• RECORDS TO USE:
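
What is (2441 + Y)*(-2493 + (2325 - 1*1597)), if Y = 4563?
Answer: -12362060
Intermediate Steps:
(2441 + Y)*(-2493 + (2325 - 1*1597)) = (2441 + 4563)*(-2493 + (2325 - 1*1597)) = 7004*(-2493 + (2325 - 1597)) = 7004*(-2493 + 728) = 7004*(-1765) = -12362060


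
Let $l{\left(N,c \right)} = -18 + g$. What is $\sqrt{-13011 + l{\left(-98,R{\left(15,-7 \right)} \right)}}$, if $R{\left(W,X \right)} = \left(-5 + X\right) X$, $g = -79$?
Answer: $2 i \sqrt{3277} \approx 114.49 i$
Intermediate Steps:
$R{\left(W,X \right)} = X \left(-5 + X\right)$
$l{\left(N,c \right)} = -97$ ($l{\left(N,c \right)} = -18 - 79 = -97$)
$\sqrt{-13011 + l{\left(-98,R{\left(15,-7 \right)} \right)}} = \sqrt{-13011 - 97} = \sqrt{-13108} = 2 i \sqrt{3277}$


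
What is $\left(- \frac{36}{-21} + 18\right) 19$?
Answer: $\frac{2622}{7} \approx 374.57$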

==

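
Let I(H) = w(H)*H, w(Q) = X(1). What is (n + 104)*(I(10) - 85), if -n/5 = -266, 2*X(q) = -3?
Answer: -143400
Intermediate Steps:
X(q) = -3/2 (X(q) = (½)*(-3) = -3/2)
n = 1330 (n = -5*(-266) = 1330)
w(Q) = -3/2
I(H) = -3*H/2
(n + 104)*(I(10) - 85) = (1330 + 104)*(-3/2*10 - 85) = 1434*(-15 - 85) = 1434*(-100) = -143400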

* * *

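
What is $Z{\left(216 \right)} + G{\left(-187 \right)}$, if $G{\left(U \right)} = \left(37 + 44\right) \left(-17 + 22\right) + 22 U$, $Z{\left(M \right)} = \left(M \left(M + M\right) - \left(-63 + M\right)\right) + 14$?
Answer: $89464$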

• YOUR INSTRUCTIONS:
From the records above, reproduce exactly the lines from the one with "What is (2441" to the one with "Answer: $2 i", both included, and no others.

• EXPECTED OUTPUT:
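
What is (2441 + Y)*(-2493 + (2325 - 1*1597)), if Y = 4563?
Answer: -12362060
Intermediate Steps:
(2441 + Y)*(-2493 + (2325 - 1*1597)) = (2441 + 4563)*(-2493 + (2325 - 1*1597)) = 7004*(-2493 + (2325 - 1597)) = 7004*(-2493 + 728) = 7004*(-1765) = -12362060


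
Let $l{\left(N,c \right)} = -18 + g$. What is $\sqrt{-13011 + l{\left(-98,R{\left(15,-7 \right)} \right)}}$, if $R{\left(W,X \right)} = \left(-5 + X\right) X$, $g = -79$?
Answer: $2 i \sqrt{3277} \approx 114.49 i$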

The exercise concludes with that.